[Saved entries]
· · ·

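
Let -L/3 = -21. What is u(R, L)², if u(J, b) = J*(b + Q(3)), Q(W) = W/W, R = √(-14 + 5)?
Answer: -36864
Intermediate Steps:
L = 63 (L = -3*(-21) = 63)
R = 3*I (R = √(-9) = 3*I ≈ 3.0*I)
Q(W) = 1
u(J, b) = J*(1 + b) (u(J, b) = J*(b + 1) = J*(1 + b))
u(R, L)² = ((3*I)*(1 + 63))² = ((3*I)*64)² = (192*I)² = -36864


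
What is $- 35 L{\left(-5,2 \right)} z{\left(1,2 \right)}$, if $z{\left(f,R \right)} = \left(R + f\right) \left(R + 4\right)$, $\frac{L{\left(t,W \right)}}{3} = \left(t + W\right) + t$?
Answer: $15120$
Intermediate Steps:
$L{\left(t,W \right)} = 3 W + 6 t$ ($L{\left(t,W \right)} = 3 \left(\left(t + W\right) + t\right) = 3 \left(\left(W + t\right) + t\right) = 3 \left(W + 2 t\right) = 3 W + 6 t$)
$z{\left(f,R \right)} = \left(4 + R\right) \left(R + f\right)$ ($z{\left(f,R \right)} = \left(R + f\right) \left(4 + R\right) = \left(4 + R\right) \left(R + f\right)$)
$- 35 L{\left(-5,2 \right)} z{\left(1,2 \right)} = - 35 \left(3 \cdot 2 + 6 \left(-5\right)\right) \left(2^{2} + 4 \cdot 2 + 4 \cdot 1 + 2 \cdot 1\right) = - 35 \left(6 - 30\right) \left(4 + 8 + 4 + 2\right) = \left(-35\right) \left(-24\right) 18 = 840 \cdot 18 = 15120$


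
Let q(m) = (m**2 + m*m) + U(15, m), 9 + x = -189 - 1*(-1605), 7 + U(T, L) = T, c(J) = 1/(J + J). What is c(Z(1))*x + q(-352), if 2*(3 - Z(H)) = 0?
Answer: 496101/2 ≈ 2.4805e+5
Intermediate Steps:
Z(H) = 3 (Z(H) = 3 - 1/2*0 = 3 + 0 = 3)
c(J) = 1/(2*J)
U(T, L) = -7 + T
x = 1407 (x = -9 + (-189 - 1*(-1605)) = -9 + (-189 + 1605) = -9 + 1416 = 1407)
q(m) = 8 + 2*m**2 (q(m) = (m**2 + m*m) + (-7 + 15) = (m**2 + m**2) + 8 = 2*m**2 + 8 = 8 + 2*m**2)
c(Z(1))*x + q(-352) = ((1/2)/3)*1407 + (8 + 2*(-352)**2) = ((1/2)*(1/3))*1407 + (8 + 2*123904) = (1/6)*1407 + (8 + 247808) = 469/2 + 247816 = 496101/2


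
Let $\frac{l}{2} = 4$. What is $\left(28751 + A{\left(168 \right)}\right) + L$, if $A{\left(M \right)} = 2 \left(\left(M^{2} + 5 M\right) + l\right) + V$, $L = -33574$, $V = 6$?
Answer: $53327$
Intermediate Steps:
$l = 8$ ($l = 2 \cdot 4 = 8$)
$A{\left(M \right)} = 22 + 2 M^{2} + 10 M$ ($A{\left(M \right)} = 2 \left(\left(M^{2} + 5 M\right) + 8\right) + 6 = 2 \left(8 + M^{2} + 5 M\right) + 6 = \left(16 + 2 M^{2} + 10 M\right) + 6 = 22 + 2 M^{2} + 10 M$)
$\left(28751 + A{\left(168 \right)}\right) + L = \left(28751 + \left(22 + 2 \cdot 168^{2} + 10 \cdot 168\right)\right) - 33574 = \left(28751 + \left(22 + 2 \cdot 28224 + 1680\right)\right) - 33574 = \left(28751 + \left(22 + 56448 + 1680\right)\right) - 33574 = \left(28751 + 58150\right) - 33574 = 86901 - 33574 = 53327$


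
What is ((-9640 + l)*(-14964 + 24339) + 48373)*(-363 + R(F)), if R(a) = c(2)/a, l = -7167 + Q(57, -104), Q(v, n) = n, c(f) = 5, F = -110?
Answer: 632938808362/11 ≈ 5.7540e+10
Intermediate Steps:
l = -7271 (l = -7167 - 104 = -7271)
R(a) = 5/a
((-9640 + l)*(-14964 + 24339) + 48373)*(-363 + R(F)) = ((-9640 - 7271)*(-14964 + 24339) + 48373)*(-363 + 5/(-110)) = (-16911*9375 + 48373)*(-363 + 5*(-1/110)) = (-158540625 + 48373)*(-363 - 1/22) = -158492252*(-7987/22) = 632938808362/11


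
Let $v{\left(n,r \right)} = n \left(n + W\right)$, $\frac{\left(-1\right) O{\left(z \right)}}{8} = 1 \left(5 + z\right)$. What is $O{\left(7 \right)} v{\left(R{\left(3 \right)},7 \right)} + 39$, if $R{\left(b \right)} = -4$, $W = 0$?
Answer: $-1497$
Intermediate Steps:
$O{\left(z \right)} = -40 - 8 z$ ($O{\left(z \right)} = - 8 \cdot 1 \left(5 + z\right) = - 8 \left(5 + z\right) = -40 - 8 z$)
$v{\left(n,r \right)} = n^{2}$ ($v{\left(n,r \right)} = n \left(n + 0\right) = n n = n^{2}$)
$O{\left(7 \right)} v{\left(R{\left(3 \right)},7 \right)} + 39 = \left(-40 - 56\right) \left(-4\right)^{2} + 39 = \left(-40 - 56\right) 16 + 39 = \left(-96\right) 16 + 39 = -1536 + 39 = -1497$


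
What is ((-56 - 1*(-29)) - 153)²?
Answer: 32400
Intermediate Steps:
((-56 - 1*(-29)) - 153)² = ((-56 + 29) - 153)² = (-27 - 153)² = (-180)² = 32400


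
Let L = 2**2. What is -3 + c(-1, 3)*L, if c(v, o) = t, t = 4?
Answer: 13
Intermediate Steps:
L = 4
c(v, o) = 4
-3 + c(-1, 3)*L = -3 + 4*4 = -3 + 16 = 13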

· · ·

Transcribe exactly the lines from the one containing "Answer: $-1497$" through the end of the records, both included, and nothing else.

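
Answer: $-1497$
Intermediate Steps:
$O{\left(z \right)} = -40 - 8 z$ ($O{\left(z \right)} = - 8 \cdot 1 \left(5 + z\right) = - 8 \left(5 + z\right) = -40 - 8 z$)
$v{\left(n,r \right)} = n^{2}$ ($v{\left(n,r \right)} = n \left(n + 0\right) = n n = n^{2}$)
$O{\left(7 \right)} v{\left(R{\left(3 \right)},7 \right)} + 39 = \left(-40 - 56\right) \left(-4\right)^{2} + 39 = \left(-40 - 56\right) 16 + 39 = \left(-96\right) 16 + 39 = -1536 + 39 = -1497$


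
What is ((-56 - 1*(-29)) - 153)²?
Answer: 32400
Intermediate Steps:
((-56 - 1*(-29)) - 153)² = ((-56 + 29) - 153)² = (-27 - 153)² = (-180)² = 32400


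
Let L = 2**2. What is -3 + c(-1, 3)*L, if c(v, o) = t, t = 4?
Answer: 13
Intermediate Steps:
L = 4
c(v, o) = 4
-3 + c(-1, 3)*L = -3 + 4*4 = -3 + 16 = 13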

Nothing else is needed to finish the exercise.